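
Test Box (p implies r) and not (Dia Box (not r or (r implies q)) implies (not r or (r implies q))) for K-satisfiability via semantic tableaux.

Satisfiable (open branch found)

1. Box (p implies r) and not (Dia Box (not r or (r implies q)) implies (not r or (r implies q))), w0
2. Box (p implies r), w0   [and-rule on 1]
3. not (Dia Box (not r or (r implies q)) implies (not r or (r implies q))), w0   [and-rule on 1]
4. Dia Box (not r or (r implies q)), w0   [neg-implies-rule on 3]
5. not (not r or (r implies q)), w0   [neg-implies-rule on 3]
6. r, w0   [neg-or-rule on 5]
7. not (r implies q), w0   [neg-or-rule on 5]
8. not q, w0   [neg-implies-rule on 7]
9. Box (not r or (r implies q)), w1   [Dia-rule on 4: fresh world w1, w0Rw1]
10. p implies r, w1   [Box-rule on 2 via w0Rw1]
11. r, w1   [implies-rule on 10 (branches; this branch)]
Accessibility: w0Rw1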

○ ○ ○ ○

→ **EXERCISE OBJECTIVE**:
Word for word, restate all of the records.

→ **RESPONSE TO THE EXERCISE**:
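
Test Box (p implies r) and not (Dia Box (not r or (r implies q)) implies (not r or (r implies q))) for K-satisfiability via semantic tableaux.

Satisfiable (open branch found)

1. Box (p implies r) and not (Dia Box (not r or (r implies q)) implies (not r or (r implies q))), w0
2. Box (p implies r), w0   [and-rule on 1]
3. not (Dia Box (not r or (r implies q)) implies (not r or (r implies q))), w0   [and-rule on 1]
4. Dia Box (not r or (r implies q)), w0   [neg-implies-rule on 3]
5. not (not r or (r implies q)), w0   [neg-implies-rule on 3]
6. r, w0   [neg-or-rule on 5]
7. not (r implies q), w0   [neg-or-rule on 5]
8. not q, w0   [neg-implies-rule on 7]
9. Box (not r or (r implies q)), w1   [Dia-rule on 4: fresh world w1, w0Rw1]
10. p implies r, w1   [Box-rule on 2 via w0Rw1]
11. r, w1   [implies-rule on 10 (branches; this branch)]
Accessibility: w0Rw1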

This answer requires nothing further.